◆ WORK REQUEST
Search the data for the string "returns" and extract every line where it appears.
--
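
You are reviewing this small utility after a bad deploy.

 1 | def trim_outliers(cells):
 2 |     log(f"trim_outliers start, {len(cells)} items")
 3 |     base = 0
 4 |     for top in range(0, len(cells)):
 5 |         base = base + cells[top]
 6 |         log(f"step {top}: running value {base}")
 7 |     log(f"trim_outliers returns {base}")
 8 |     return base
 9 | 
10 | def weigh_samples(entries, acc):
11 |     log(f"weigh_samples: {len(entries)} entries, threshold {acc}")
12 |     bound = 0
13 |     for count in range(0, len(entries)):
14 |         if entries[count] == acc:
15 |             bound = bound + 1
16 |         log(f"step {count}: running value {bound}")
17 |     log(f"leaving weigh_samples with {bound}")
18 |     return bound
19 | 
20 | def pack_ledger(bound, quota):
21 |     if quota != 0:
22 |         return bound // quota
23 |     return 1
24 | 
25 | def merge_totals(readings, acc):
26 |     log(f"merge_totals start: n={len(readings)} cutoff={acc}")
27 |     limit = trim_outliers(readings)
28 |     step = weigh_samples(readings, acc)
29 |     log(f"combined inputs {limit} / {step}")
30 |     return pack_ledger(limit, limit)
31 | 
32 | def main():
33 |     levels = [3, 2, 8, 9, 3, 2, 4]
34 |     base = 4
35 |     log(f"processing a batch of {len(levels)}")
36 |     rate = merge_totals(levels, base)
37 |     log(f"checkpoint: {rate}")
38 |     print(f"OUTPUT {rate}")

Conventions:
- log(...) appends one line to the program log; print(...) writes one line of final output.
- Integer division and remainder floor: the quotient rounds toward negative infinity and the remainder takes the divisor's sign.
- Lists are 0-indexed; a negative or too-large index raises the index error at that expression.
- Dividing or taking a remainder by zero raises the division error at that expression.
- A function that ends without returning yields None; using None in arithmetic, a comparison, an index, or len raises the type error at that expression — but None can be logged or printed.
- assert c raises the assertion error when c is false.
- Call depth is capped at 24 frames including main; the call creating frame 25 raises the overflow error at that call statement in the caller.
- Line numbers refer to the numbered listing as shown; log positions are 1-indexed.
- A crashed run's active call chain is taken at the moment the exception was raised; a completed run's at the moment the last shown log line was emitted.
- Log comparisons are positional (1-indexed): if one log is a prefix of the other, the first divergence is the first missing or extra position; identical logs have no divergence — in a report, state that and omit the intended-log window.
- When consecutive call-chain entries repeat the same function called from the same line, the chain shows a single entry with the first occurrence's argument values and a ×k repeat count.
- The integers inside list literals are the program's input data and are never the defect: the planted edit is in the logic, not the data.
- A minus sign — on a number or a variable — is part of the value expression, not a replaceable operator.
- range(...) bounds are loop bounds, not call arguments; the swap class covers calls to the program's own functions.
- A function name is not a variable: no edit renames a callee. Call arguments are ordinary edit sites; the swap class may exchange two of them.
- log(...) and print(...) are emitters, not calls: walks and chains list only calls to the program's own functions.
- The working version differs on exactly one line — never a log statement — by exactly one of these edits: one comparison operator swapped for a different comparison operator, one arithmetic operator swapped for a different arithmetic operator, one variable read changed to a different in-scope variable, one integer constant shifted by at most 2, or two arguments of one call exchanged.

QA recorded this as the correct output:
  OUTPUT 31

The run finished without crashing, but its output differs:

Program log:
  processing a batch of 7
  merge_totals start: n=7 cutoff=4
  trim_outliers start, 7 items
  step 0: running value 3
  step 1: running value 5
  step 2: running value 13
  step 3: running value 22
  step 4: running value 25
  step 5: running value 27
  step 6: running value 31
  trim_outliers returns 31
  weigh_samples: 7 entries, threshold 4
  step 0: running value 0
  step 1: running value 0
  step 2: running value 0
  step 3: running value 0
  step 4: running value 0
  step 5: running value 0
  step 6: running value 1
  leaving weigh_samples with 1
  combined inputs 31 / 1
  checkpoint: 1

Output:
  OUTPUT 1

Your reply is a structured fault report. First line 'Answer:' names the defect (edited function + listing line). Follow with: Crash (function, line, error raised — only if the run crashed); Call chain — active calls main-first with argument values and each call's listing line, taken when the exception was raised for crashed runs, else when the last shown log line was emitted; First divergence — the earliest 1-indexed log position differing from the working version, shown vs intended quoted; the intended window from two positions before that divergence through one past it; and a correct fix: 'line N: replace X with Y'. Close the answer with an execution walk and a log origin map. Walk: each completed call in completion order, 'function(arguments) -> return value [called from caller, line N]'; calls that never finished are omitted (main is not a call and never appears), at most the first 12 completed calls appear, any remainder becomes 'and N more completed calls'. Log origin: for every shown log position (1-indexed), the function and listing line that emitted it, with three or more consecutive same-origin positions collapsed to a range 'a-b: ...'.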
--
◆ WRITTEN RESPONSE
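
 7 |     log(f"trim_outliers returns {base}")
  trim_outliers returns 31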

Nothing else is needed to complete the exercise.